* **PROBLEM DESCRIPTION**
Word for word, transcribe the data below from the line with "11. left=26, right=31, height=14" to the line with "Consider axis-aligned rectangular", keeping both of those lines.

* **SUPPLIED RECORDS**
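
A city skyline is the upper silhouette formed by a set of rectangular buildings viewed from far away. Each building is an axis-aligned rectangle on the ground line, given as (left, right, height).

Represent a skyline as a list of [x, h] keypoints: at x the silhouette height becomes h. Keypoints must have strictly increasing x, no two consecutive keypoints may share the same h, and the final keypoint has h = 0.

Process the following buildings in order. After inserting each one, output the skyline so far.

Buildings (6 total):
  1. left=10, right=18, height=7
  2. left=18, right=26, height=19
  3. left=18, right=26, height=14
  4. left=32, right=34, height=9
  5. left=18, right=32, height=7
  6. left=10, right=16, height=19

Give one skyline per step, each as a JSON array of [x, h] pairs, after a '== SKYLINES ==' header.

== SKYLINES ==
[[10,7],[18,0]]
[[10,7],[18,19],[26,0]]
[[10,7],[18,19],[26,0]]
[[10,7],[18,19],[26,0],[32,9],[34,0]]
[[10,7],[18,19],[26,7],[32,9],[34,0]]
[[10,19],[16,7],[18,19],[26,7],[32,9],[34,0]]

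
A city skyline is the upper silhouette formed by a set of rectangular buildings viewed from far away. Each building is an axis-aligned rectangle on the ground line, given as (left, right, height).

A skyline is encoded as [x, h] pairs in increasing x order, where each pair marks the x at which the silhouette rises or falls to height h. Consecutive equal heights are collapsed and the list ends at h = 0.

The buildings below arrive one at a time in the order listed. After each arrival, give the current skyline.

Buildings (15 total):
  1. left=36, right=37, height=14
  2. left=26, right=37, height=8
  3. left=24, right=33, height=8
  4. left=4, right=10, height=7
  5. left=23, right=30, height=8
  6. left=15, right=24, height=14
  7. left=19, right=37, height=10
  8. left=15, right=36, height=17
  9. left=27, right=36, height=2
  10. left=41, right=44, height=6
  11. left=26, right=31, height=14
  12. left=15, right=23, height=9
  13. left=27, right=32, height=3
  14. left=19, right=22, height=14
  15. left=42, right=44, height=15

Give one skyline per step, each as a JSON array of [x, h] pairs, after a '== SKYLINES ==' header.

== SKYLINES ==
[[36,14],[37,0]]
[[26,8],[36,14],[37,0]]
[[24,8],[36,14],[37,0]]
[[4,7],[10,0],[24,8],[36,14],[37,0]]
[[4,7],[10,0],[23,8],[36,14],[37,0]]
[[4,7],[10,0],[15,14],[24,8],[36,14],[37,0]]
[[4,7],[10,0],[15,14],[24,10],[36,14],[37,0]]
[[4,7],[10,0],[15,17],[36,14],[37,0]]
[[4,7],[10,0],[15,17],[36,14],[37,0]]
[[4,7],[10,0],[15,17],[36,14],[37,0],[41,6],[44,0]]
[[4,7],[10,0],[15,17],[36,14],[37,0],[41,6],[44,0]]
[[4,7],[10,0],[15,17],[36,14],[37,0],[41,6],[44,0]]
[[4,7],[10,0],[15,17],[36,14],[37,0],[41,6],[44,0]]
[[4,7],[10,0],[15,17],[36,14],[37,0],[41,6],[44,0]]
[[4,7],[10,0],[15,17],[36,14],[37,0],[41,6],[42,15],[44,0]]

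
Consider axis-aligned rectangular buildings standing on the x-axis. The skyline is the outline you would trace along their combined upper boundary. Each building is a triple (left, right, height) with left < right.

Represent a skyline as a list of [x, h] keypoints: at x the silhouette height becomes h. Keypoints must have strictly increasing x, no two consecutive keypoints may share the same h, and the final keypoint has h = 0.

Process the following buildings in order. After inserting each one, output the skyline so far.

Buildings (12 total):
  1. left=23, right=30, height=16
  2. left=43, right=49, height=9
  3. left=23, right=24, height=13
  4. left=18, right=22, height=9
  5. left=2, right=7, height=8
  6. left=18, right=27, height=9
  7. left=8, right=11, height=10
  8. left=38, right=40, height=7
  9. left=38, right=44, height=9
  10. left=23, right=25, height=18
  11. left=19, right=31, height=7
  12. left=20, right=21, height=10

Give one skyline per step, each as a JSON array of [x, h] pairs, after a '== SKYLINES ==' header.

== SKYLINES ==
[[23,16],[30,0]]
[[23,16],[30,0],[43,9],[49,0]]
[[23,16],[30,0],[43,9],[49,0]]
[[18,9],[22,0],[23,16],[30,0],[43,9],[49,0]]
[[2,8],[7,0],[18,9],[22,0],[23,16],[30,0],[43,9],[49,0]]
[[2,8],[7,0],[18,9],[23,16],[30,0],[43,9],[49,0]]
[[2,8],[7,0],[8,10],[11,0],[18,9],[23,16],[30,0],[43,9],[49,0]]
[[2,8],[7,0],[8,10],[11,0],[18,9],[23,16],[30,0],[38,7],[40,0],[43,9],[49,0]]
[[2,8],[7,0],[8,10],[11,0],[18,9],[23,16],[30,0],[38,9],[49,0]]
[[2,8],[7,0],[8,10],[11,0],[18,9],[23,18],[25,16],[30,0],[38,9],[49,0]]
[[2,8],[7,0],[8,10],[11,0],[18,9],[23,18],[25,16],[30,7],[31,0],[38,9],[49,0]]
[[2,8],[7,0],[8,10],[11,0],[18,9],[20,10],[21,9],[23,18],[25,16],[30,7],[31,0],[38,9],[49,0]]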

* **RESPONSE FOR THIS EXERCISE**
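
  11. left=26, right=31, height=14
  12. left=15, right=23, height=9
  13. left=27, right=32, height=3
  14. left=19, right=22, height=14
  15. left=42, right=44, height=15

Give one skyline per step, each as a JSON array of [x, h] pairs, after a '== SKYLINES ==' header.

== SKYLINES ==
[[36,14],[37,0]]
[[26,8],[36,14],[37,0]]
[[24,8],[36,14],[37,0]]
[[4,7],[10,0],[24,8],[36,14],[37,0]]
[[4,7],[10,0],[23,8],[36,14],[37,0]]
[[4,7],[10,0],[15,14],[24,8],[36,14],[37,0]]
[[4,7],[10,0],[15,14],[24,10],[36,14],[37,0]]
[[4,7],[10,0],[15,17],[36,14],[37,0]]
[[4,7],[10,0],[15,17],[36,14],[37,0]]
[[4,7],[10,0],[15,17],[36,14],[37,0],[41,6],[44,0]]
[[4,7],[10,0],[15,17],[36,14],[37,0],[41,6],[44,0]]
[[4,7],[10,0],[15,17],[36,14],[37,0],[41,6],[44,0]]
[[4,7],[10,0],[15,17],[36,14],[37,0],[41,6],[44,0]]
[[4,7],[10,0],[15,17],[36,14],[37,0],[41,6],[44,0]]
[[4,7],[10,0],[15,17],[36,14],[37,0],[41,6],[42,15],[44,0]]

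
Consider axis-aligned rectangular buildings standing on the x-axis. The skyline is the outline you would trace along their combined upper boundary. Each building is a triple (left, right, height) with left < right.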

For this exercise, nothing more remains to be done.